WORKING DATA START

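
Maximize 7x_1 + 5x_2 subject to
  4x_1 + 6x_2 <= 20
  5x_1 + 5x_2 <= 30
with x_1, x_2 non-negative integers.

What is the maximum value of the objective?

35

(x_1,x_2)=(5,0) is feasible, giving 35.
(x_1,x_2)=(4,0) is feasible, giving 28.
Maximum is 35 at (x_1,x_2)=(5,0).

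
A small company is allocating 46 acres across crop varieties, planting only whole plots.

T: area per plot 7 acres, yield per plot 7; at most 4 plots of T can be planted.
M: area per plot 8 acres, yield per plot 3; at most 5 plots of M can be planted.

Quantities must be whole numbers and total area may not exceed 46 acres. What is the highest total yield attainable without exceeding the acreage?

34

T has the best ratio (7/7); taking only T gives at most 4×7 = 28 (stopped by the supply cap of 4).
Mixing does better — 4×T and 2×M: area 44 ≤ 46, yield 4·7 + 2·3 = 34.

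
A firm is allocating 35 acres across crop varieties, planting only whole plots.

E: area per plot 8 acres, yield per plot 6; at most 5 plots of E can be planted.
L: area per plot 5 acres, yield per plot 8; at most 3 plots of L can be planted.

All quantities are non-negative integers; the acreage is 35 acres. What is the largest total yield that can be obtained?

L has the best ratio (8/5); taking only L gives at most 3×8 = 24 (stopped by the supply cap of 3).
Mixing does better — 2×E and 3×L: area 31 ≤ 35, yield 2·6 + 3·8 = 36.

36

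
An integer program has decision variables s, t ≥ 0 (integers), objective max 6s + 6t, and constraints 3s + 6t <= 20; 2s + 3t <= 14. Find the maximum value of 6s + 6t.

36

Relaxing integrality, the LP optimum is 40.00 at (s,t) = (6.67, 0), which is not an integer point.
(s,t)=(6,0): 3·6+6·0=18≤20, 2·6+3·0=12≤14, objective 36.
(s,t)=(5,0): 3·5+6·0=15≤20, 2·5+3·0=10≤14, objective 30.
Maximum is 36 at (s,t)=(6,0).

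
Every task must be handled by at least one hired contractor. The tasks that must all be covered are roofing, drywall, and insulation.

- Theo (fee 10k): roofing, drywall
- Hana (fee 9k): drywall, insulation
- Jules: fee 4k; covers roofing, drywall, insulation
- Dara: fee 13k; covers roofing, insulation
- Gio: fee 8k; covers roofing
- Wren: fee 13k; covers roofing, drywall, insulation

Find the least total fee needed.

4

This is a weighted set-cover instance.
Jules alone covers roofing, drywall, insulation — every task.
Total fee: 4.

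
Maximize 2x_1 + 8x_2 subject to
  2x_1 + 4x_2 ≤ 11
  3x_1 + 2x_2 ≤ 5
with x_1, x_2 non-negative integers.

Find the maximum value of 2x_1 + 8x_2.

The continuous relaxation peaks at (0, 2.5) with value 20.00; rounding to a feasible lattice point costs some objective.
(x_1,x_2)=(0,2): 2·0+4·2=8≤11, 3·0+2·2=4≤5, objective 16.
(x_1,x_2)=(1,1): 2·1+4·1=6≤11, 3·1+2·1=5≤5, objective 10.
(x_1,x_2)=(0,1): 2·0+4·1=4≤11, 3·0+2·1=2≤5, objective 8.
Maximum is 16 at (x_1,x_2)=(0,2).

16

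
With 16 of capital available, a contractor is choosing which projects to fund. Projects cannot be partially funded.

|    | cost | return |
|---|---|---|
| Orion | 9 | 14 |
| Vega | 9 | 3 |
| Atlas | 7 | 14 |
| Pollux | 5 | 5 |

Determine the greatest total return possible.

Orion + Pollux: cost 9 + 5 = 14 ≤ 16, return 14 + 5 = 19.
Atlas + Pollux: cost 7 + 5 = 12 ≤ 16, return 14 + 5 = 19.
Orion + Atlas: cost 9 + 7 = 16 ≤ 16, return 14 + 14 = 28.
Best is Orion and Atlas with total return 28.

28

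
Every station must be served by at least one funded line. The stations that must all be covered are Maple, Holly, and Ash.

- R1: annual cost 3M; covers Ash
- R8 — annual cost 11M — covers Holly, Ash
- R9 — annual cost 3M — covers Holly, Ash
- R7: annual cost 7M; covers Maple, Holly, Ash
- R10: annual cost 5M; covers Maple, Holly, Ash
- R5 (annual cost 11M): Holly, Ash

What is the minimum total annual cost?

5

The greedy cost-per-new-station heuristic would pick R9 and R10 for 8, but a cheaper cover exists.
R10 alone covers Maple, Holly, Ash — every station.
Total annual cost: 5.
No cover costs less than 5.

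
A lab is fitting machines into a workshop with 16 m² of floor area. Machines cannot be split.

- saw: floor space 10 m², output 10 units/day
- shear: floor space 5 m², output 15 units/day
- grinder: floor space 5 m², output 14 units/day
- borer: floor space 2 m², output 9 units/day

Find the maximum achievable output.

Allowing fractional choices, the relaxed optimum would be about 42.0, but machines are indivisible.
shear + grinder: floor space 5 + 5 = 10 ≤ 16, output 15 + 14 = 29.
shear + grinder + borer: floor space 5 + 5 + 2 = 12 ≤ 16, output 15 + 14 + 9 = 38.
saw + shear: floor space 10 + 5 = 15 ≤ 16, output 10 + 15 = 25.
Best is shear, grinder, and borer with total output 38.

38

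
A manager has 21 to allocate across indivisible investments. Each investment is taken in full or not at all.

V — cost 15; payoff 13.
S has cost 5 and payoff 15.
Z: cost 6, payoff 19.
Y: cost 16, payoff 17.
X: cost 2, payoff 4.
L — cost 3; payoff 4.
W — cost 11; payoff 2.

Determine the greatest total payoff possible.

42

Allowing fractional choices, the relaxed optimum would be about 47.3, but investments are indivisible.
S + Z + X: cost 5 + 6 + 2 = 13 ≤ 21, payoff 15 + 19 + 4 = 38.
S + Z + X + L: cost 5 + 6 + 2 + 3 = 16 ≤ 21, payoff 15 + 19 + 4 + 4 = 42.
Best is S, Z, X, and L with total payoff 42.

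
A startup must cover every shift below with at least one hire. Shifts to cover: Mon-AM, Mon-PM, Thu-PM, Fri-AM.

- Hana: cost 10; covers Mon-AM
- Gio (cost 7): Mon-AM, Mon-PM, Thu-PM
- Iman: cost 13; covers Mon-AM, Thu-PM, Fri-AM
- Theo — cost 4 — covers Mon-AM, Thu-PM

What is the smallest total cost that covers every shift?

20

Choose Gio and Iman: together they cover Mon-AM, Mon-PM, Thu-PM, Fri-AM — every shift.
Total cost: 7 + 13 = 20.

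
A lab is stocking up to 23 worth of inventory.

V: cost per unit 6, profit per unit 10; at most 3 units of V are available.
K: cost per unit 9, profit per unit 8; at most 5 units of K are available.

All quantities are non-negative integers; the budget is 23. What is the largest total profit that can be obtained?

Take 3×V: cost 18 ≤ 23, profit 3·10 = 30.
V has the best ratio (10/6) and is taken to its limit of 3; remaining capacity is filled optimally with the others.

30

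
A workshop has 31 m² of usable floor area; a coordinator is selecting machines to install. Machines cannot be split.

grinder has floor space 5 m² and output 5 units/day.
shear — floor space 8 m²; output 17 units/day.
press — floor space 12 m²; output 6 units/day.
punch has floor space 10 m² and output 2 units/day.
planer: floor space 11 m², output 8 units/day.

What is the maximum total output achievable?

Allowing fractional choices, the relaxed optimum would be about 33.5, but machines are indivisible.
grinder + shear + planer: floor space 5 + 8 + 11 = 24 ≤ 31, output 5 + 17 + 8 = 30.
shear + press + planer: floor space 8 + 12 + 11 = 31 ≤ 31, output 17 + 6 + 8 = 31.
grinder + shear + press: floor space 5 + 8 + 12 = 25 ≤ 31, output 5 + 17 + 6 = 28.
Best is shear, press, and planer with total output 31.

31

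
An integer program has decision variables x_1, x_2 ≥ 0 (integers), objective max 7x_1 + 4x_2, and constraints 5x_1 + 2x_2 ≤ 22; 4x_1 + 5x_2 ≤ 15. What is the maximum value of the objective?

(x_1,x_2)=(3,0) is feasible, giving 21.
(x_1,x_2)=(2,1) is feasible, giving 18.
(x_1,x_2)=(2,0) is feasible, giving 14.
Maximum is 21 at (x_1,x_2)=(3,0).

21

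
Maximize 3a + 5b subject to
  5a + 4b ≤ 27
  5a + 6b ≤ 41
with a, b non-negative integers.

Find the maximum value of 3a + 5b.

Relaxing integrality, the LP optimum is 33.75 at (a,b) = (0, 6.75), which is not an integer point.
(a,b)=(0,6): 5·0+4·6=24≤27, 5·0+6·6=36≤41, objective 30.
(a,b)=(1,5): 5·1+4·5=25≤27, 5·1+6·5=35≤41, objective 28.
(a,b)=(0,5): 5·0+4·5=20≤27, 5·0+6·5=30≤41, objective 25.
Maximum is 30 at (a,b)=(0,6).

30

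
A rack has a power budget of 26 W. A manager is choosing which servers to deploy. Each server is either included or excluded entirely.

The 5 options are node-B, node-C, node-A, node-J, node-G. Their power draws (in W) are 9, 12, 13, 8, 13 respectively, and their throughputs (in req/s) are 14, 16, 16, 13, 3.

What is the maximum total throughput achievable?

32

Treat it as a binary knapsack problem.
Allowing fractional choices, the relaxed optimum would be about 39.0, but servers are indivisible.
node-B + node-A: power draw 9 + 13 = 22 ≤ 26, throughput 14 + 16 = 30.
node-C + node-A: power draw 12 + 13 = 25 ≤ 26, throughput 16 + 16 = 32.
node-B + node-C: power draw 9 + 12 = 21 ≤ 26, throughput 14 + 16 = 30.
Best is node-C and node-A with total throughput 32.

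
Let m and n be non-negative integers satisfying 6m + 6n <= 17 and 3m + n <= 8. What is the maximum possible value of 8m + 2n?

Relaxing integrality, the LP optimum is 21.33 at (m,n) = (2.67, 0), which is not an integer point.
(m,n)=(2,0): 6·2+6·0=12≤17, 3·2+1·0=6≤8, objective 16.
(m,n)=(1,1): 6·1+6·1=12≤17, 3·1+1·1=4≤8, objective 10.
(m,n)=(1,0): 6·1+6·0=6≤17, 3·1+1·0=3≤8, objective 8.
No feasible integer point exceeds 16.

16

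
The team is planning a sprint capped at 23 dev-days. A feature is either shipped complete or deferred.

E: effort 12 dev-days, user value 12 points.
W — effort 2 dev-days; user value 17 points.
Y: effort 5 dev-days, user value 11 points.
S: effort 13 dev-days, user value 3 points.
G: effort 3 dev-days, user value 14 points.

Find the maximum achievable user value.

Take E, W, Y, and G: effort 12 + 2 + 5 + 3 = 22 ≤ 23, user value 12 + 17 + 11 + 14 = 54.
No other feasible combination does better.

54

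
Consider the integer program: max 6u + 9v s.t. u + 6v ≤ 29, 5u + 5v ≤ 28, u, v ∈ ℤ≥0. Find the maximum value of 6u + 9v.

42

The continuous relaxation peaks at (0.92, 4.68) with value 47.64; rounding to a feasible lattice point costs some objective.
(u,v)=(1,4): 1·1+6·4=25≤29, 5·1+5·4=25≤28, objective 42.
(u,v)=(2,3): 1·2+6·3=20≤29, 5·2+5·3=25≤28, objective 39.
No feasible integer point exceeds 42.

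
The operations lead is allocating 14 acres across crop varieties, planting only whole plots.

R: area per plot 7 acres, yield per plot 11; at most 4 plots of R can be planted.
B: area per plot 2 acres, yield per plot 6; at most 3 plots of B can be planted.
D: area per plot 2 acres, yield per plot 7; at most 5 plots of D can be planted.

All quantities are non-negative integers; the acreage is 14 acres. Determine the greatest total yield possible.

D has the best ratio (7/2); taking only D gives at most 5×7 = 35 (stopped by the supply cap of 5).
Mixing does better — 2×B and 5×D: area 14 ≤ 14, yield 2·6 + 5·7 = 47.

47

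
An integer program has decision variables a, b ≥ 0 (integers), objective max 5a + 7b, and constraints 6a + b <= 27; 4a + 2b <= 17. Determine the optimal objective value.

56

(a,b)=(0,8): 6·0+1·8=8≤27, 4·0+2·8=16≤17, objective 56.
(a,b)=(0,7): 6·0+1·7=7≤27, 4·0+2·7=14≤17, objective 49.
The best lattice point is (0,8), giving 56.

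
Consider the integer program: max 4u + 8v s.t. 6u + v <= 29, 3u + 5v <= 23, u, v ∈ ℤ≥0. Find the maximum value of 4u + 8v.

36

The continuous relaxation peaks at (0, 4.6) with value 36.80; rounding to a feasible lattice point costs some objective.
(u,v)=(1,4): 6·1+1·4=10≤29, 3·1+5·4=23≤23, objective 36.
(u,v)=(0,4): 6·0+1·4=4≤29, 3·0+5·4=20≤23, objective 32.
Maximum is 36 at (u,v)=(1,4).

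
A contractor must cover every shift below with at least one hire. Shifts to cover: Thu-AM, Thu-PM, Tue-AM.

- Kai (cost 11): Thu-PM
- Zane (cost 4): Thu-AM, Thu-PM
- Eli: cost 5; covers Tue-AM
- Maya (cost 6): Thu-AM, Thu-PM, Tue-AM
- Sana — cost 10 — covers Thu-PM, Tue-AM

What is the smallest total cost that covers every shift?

6

The greedy cost-per-new-shift heuristic would pick Zane and Eli for 9, but a cheaper cover exists.
Maya alone covers Thu-AM, Thu-PM, Tue-AM — every shift.
Total cost: 6.
No cover costs less than 6.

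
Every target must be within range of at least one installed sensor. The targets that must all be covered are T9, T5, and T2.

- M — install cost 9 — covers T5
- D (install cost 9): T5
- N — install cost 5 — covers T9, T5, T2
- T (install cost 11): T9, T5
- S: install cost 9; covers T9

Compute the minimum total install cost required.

5

This is a weighted set-cover instance.
N alone covers T9, T5, T2 — every target.
Total install cost: 5.
No cover costs less than 5.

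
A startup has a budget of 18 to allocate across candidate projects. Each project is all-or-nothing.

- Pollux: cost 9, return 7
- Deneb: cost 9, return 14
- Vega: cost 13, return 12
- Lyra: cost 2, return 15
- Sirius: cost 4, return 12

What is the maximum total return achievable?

Deneb + Lyra + Sirius: cost 9 + 2 + 4 = 15 ≤ 18, return 14 + 15 + 12 = 41.
Deneb + Lyra: cost 9 + 2 = 11 ≤ 18, return 14 + 15 = 29.
Pollux + Lyra + Sirius: cost 9 + 2 + 4 = 15 ≤ 18, return 7 + 15 + 12 = 34.
Best is Deneb, Lyra, and Sirius with total return 41.

41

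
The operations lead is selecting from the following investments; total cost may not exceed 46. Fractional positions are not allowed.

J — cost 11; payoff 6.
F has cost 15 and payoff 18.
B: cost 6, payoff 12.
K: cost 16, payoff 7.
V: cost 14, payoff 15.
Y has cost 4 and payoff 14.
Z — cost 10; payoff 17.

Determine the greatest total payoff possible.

67

Take J, F, B, Y, and Z: cost 11 + 15 + 6 + 4 + 10 = 46 ≤ 46, payoff 6 + 18 + 12 + 14 + 17 = 67.
No other feasible combination does better.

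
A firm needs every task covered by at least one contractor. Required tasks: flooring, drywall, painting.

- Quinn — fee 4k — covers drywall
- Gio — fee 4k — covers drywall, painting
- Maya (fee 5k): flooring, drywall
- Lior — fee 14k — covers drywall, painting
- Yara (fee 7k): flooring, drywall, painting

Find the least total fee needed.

7

The greedy cost-per-new-task heuristic would pick Gio and Maya for 9, but a cheaper cover exists.
Yara alone covers flooring, drywall, painting — every task.
Total fee: 7.
No cover costs less than 7.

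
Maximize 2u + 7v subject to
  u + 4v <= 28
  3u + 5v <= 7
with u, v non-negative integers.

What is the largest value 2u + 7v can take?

(u,v)=(0,1) is feasible, giving 7.
(u,v)=(1,0) is feasible, giving 2.
(u,v)=(0,0) is feasible, giving 0.
The best lattice point is (0,1), giving 7.

7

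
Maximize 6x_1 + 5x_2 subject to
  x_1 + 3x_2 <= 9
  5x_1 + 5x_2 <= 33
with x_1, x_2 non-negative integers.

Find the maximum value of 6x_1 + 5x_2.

(x_1,x_2)=(6,0): 1·6+3·0=6≤9, 5·6+5·0=30≤33, objective 36.
(x_1,x_2)=(5,1): 1·5+3·1=8≤9, 5·5+5·1=30≤33, objective 35.
The best lattice point is (6,0), giving 36.

36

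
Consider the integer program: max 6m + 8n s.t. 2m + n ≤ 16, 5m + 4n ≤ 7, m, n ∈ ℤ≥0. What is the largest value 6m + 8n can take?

8

The continuous relaxation peaks at (0, 1.75) with value 14.00; rounding to a feasible lattice point costs some objective.
(m,n)=(0,1) is feasible, giving 8.
(m,n)=(1,0) is feasible, giving 6.
(m,n)=(0,0) is feasible, giving 0.
The best lattice point is (0,1), giving 8.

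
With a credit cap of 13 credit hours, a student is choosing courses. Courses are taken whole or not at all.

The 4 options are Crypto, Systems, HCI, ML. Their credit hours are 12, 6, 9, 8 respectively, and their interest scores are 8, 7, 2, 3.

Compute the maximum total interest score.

Crypto: credit hours 12 ≤ 13, interest score 8.
Systems: credit hours 6 ≤ 13, interest score 7.
ML: credit hours 8 ≤ 13, interest score 3.
Best is Crypto with total interest score 8.

8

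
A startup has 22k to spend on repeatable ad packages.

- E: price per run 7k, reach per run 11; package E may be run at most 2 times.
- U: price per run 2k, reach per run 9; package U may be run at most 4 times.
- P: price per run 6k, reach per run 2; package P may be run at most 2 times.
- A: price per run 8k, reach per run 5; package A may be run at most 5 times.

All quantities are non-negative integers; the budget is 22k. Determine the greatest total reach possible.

2×E and 4×U: price 22 ≤ 22, reach 2·11 + 4·9 = 58.
1×E, 4×U, and 1×P: price 21 ≤ 22, reach 1·11 + 4·9 + 1·2 = 49.
Best is 58.

58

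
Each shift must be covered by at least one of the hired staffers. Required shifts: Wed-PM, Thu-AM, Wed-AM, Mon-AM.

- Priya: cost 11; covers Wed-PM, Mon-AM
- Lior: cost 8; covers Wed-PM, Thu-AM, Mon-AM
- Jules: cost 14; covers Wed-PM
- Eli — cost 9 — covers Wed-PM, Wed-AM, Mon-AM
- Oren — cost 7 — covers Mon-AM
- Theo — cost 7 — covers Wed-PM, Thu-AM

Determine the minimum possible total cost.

The greedy cost-per-new-shift heuristic would pick Lior and Eli for 17, but a cheaper cover exists.
Choose Eli and Theo: together they cover Wed-PM, Thu-AM, Wed-AM, Mon-AM — every shift.
Total cost: 9 + 7 = 16.
No cover costs less than 16.

16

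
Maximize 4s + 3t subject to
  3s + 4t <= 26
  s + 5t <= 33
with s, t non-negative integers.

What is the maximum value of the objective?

32

(s,t)=(8,0) is feasible, giving 32.
(s,t)=(7,1) is feasible, giving 31.
(s,t)=(7,0) is feasible, giving 28.
Maximum is 32 at (s,t)=(8,0).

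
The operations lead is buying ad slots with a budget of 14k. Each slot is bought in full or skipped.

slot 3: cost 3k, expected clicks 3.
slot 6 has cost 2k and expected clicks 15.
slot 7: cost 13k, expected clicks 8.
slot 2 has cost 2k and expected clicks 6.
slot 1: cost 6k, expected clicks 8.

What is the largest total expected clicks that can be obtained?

Treat it as a binary knapsack problem.
Allowing fractional choices, the relaxed optimum would be about 32.6, but ad slots are indivisible.
slot 6 + slot 2 + slot 1: cost 2 + 2 + 6 = 10 ≤ 14, expected clicks 15 + 6 + 8 = 29.
slot 3 + slot 6 + slot 2 + slot 1: cost 3 + 2 + 2 + 6 = 13 ≤ 14, expected clicks 3 + 15 + 6 + 8 = 32.
Best is slot 3, slot 6, slot 2, and slot 1 with total expected clicks 32.

32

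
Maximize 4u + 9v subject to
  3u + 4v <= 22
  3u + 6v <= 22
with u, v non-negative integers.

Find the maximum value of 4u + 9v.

31

The continuous relaxation peaks at (0, 3.67) with value 33.00; rounding to a feasible lattice point costs some objective.
(u,v)=(1,3): 3·1+4·3=15≤22, 3·1+6·3=21≤22, objective 31.
(u,v)=(0,3): 3·0+4·3=12≤22, 3·0+6·3=18≤22, objective 27.
The best lattice point is (1,3), giving 31.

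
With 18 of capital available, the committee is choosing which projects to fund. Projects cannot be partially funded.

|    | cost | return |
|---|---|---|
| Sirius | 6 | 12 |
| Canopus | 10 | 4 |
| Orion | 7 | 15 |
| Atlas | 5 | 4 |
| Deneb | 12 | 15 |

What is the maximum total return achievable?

31

Take Sirius, Orion, and Atlas: cost 6 + 7 + 5 = 18 ≤ 18, return 12 + 15 + 4 = 31.
No other feasible combination does better.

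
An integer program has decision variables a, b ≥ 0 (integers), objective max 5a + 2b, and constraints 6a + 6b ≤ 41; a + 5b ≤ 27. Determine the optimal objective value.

(a,b)=(6,0): 6·6+6·0=36≤41, 1·6+5·0=6≤27, objective 30.
(a,b)=(5,1): 6·5+6·1=36≤41, 1·5+5·1=10≤27, objective 27.
(a,b)=(5,0): 6·5+6·0=30≤41, 1·5+5·0=5≤27, objective 25.
No feasible integer point exceeds 30.

30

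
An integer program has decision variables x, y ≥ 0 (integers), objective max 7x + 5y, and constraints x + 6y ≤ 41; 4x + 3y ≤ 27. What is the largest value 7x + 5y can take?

(x,y)=(6,1): 1·6+6·1=12≤41, 4·6+3·1=27≤27, objective 47.
(x,y)=(5,2): 1·5+6·2=17≤41, 4·5+3·2=26≤27, objective 45.
(x,y)=(6,0): 1·6+6·0=6≤41, 4·6+3·0=24≤27, objective 42.
The best lattice point is (6,1), giving 47.

47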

WORKING DATA END

→ TASK:
Each line in the entries above, starting at the line with "R: area per" and ending at the line with "D: area per", is to be printed exactly, and only those lines.

→ EXPECTED OUTPUT:
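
R: area per plot 7 acres, yield per plot 11; at most 4 plots of R can be planted.
B: area per plot 2 acres, yield per plot 6; at most 3 plots of B can be planted.
D: area per plot 2 acres, yield per plot 7; at most 5 plots of D can be planted.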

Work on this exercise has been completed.